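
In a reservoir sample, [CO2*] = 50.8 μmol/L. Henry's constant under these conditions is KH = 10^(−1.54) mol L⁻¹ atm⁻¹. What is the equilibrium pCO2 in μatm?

pCO2 = 1760 μatm

KH = 10^(−1.54) = 2.884×10^-2 mol L⁻¹ atm⁻¹
pCO2 = [CO2*]/KH = 50.8×10^-6 / 2.884×10^-2 = 1.76×10^-3 atm = 1760 μatm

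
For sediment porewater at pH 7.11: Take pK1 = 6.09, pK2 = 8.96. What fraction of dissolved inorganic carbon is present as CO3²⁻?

α₂ = 1 / (1 + [H⁺]/K2 + [H⁺]²/(K1K2)) = 1 / (1 + 10^+1.85 + 10^+0.83)
   = 1 / (1 + 70.795 + 6.7608) = 1/78.555 = 0.01273

α₂ = 0.0127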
------------------------------------------------------------------------
**TASK INSTRUCTIONS**
Every entry should be retyped exactly as it appears.

**TASK OUTPUT**
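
In a reservoir sample, [CO2*] = 50.8 μmol/L. Henry's constant under these conditions is KH = 10^(−1.54) mol L⁻¹ atm⁻¹. What is the equilibrium pCO2 in μatm?

pCO2 = 1760 μatm

KH = 10^(−1.54) = 2.884×10^-2 mol L⁻¹ atm⁻¹
pCO2 = [CO2*]/KH = 50.8×10^-6 / 2.884×10^-2 = 1.76×10^-3 atm = 1760 μatm

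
For sediment porewater at pH 7.11: Take pK1 = 6.09, pK2 = 8.96. What fraction of dissolved inorganic carbon is present as CO3²⁻?

α₂ = 1 / (1 + [H⁺]/K2 + [H⁺]²/(K1K2)) = 1 / (1 + 10^+1.85 + 10^+0.83)
   = 1 / (1 + 70.795 + 6.7608) = 1/78.555 = 0.01273

α₂ = 0.0127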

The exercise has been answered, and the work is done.